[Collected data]
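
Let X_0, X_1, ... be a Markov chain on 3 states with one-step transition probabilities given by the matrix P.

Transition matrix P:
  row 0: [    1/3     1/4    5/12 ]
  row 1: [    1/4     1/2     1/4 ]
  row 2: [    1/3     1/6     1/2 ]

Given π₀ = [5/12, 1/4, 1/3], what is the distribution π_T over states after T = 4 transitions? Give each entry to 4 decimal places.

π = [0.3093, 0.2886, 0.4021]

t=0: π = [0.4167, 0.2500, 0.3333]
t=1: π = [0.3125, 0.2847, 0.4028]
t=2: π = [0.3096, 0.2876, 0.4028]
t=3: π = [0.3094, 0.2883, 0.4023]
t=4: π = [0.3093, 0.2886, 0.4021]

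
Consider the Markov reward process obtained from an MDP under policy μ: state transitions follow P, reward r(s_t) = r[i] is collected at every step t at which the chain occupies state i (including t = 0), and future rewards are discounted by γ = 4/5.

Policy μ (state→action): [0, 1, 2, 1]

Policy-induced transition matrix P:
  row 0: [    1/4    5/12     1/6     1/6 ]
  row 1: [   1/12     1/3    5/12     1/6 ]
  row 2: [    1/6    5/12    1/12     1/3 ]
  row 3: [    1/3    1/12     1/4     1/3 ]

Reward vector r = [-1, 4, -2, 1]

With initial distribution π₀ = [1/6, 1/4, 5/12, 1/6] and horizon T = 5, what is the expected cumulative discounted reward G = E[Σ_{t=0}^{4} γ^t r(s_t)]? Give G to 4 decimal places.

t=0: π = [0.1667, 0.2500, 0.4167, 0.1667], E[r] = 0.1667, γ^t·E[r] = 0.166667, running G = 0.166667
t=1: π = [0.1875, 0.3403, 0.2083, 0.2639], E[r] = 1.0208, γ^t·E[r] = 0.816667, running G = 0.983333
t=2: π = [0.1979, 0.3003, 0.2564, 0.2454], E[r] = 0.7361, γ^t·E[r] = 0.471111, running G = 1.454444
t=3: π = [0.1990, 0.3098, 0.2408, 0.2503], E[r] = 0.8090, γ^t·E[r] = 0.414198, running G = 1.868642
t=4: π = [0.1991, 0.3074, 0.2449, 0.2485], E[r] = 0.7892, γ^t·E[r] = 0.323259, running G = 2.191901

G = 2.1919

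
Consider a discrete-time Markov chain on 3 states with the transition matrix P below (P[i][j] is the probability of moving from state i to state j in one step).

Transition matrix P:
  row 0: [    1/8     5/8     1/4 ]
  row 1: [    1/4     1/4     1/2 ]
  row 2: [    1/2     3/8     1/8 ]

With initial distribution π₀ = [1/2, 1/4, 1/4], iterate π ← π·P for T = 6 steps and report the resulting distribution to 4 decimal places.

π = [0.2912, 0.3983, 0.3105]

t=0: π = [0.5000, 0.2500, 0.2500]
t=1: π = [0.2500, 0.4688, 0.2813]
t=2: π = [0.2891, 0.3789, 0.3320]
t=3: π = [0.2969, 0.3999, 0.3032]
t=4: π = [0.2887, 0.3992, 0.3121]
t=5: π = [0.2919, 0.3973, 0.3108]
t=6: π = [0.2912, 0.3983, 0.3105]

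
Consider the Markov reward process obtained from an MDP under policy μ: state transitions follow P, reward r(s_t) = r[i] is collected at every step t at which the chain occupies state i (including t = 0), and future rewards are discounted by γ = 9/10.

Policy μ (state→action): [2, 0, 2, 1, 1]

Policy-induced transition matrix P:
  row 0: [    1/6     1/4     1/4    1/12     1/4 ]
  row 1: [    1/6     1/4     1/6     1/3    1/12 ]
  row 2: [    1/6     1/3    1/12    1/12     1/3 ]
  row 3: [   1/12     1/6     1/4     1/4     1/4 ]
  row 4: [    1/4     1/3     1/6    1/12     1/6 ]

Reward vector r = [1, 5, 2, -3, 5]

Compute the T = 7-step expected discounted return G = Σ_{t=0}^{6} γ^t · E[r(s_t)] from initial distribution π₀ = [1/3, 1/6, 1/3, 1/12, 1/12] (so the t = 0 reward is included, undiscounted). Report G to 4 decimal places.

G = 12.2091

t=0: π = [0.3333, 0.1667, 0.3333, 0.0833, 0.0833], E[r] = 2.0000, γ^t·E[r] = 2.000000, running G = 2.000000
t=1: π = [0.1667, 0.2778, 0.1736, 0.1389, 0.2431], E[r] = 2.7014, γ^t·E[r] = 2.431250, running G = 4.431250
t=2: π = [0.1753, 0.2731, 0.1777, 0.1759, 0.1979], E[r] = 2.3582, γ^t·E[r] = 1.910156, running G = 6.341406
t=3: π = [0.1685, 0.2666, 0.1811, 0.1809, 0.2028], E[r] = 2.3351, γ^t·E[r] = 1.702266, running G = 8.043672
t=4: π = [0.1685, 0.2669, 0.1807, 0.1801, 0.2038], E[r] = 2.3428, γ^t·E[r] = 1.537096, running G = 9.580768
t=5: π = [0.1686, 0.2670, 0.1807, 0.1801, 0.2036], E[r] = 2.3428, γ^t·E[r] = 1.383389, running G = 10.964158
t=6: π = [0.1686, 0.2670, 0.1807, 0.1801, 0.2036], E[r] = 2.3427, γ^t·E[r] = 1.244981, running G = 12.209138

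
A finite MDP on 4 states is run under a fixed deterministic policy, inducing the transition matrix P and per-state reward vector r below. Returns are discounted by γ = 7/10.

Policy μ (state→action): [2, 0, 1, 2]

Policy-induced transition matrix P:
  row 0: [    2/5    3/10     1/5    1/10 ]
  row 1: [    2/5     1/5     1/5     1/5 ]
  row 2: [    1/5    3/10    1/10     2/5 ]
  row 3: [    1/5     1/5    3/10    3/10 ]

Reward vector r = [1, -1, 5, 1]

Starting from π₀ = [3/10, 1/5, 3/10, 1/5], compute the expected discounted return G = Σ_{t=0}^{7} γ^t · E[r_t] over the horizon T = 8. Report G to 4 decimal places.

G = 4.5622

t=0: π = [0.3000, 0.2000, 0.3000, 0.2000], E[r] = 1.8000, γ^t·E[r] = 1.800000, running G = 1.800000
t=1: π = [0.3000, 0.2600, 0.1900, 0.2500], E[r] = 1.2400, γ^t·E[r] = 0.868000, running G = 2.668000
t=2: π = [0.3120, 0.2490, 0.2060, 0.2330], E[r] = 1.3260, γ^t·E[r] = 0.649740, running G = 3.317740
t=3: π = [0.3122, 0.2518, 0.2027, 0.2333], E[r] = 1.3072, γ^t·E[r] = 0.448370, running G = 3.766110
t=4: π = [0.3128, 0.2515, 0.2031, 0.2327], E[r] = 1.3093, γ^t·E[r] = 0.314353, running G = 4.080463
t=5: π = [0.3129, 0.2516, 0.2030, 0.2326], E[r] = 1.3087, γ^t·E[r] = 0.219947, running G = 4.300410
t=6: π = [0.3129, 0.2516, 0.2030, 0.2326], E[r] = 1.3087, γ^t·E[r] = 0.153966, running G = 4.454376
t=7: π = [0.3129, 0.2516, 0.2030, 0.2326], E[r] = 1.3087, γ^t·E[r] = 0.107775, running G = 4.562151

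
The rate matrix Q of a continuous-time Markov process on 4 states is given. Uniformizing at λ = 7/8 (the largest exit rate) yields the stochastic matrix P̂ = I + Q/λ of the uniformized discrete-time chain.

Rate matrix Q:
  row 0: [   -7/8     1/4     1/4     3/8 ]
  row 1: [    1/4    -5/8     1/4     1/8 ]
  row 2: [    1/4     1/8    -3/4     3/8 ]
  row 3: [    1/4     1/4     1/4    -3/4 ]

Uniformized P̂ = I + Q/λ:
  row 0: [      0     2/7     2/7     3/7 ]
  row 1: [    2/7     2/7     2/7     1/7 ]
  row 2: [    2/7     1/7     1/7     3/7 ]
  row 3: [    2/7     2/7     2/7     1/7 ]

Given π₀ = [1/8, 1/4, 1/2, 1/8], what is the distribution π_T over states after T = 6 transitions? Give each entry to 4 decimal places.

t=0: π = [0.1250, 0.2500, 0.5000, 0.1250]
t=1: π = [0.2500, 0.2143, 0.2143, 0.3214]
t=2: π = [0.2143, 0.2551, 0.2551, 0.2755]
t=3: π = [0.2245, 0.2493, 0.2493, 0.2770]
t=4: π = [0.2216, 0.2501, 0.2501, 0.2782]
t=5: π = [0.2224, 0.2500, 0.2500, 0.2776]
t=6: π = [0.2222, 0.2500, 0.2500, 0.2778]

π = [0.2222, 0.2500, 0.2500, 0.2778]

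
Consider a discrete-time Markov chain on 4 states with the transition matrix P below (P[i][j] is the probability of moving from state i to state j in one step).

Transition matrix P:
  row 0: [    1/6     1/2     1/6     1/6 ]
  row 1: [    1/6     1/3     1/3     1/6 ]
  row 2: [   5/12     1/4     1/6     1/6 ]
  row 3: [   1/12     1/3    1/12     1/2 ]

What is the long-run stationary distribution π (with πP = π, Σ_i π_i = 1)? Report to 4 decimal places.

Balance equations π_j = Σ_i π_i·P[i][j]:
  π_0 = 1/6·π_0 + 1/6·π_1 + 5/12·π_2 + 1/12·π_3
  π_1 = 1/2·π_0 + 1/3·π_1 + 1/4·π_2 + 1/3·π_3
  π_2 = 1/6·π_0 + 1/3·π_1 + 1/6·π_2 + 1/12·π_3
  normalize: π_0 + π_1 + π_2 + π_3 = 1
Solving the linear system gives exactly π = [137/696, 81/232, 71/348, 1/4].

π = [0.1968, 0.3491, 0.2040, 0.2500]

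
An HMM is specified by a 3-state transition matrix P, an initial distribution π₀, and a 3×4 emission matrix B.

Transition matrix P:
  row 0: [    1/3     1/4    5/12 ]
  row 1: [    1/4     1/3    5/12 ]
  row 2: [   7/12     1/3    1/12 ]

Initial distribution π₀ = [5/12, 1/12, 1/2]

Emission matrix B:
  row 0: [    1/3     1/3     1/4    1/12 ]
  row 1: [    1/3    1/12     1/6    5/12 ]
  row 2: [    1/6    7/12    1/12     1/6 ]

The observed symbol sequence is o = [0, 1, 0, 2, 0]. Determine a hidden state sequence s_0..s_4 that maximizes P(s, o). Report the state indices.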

**PROBLEM REQUIREMENTS**.
When a line in the data contains "vector", return it as written.

**TASK SOLUTION**.
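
Reward vector r = [-1, 4, -2, 1]
Reward vector r = [1, 5, 2, -3, 5]
A finite MDP on 4 states is run under a fixed deterministic policy, inducing the transition matrix P and per-state reward vector r below. Returns are discounted by γ = 7/10.
Reward vector r = [1, -1, 5, 1]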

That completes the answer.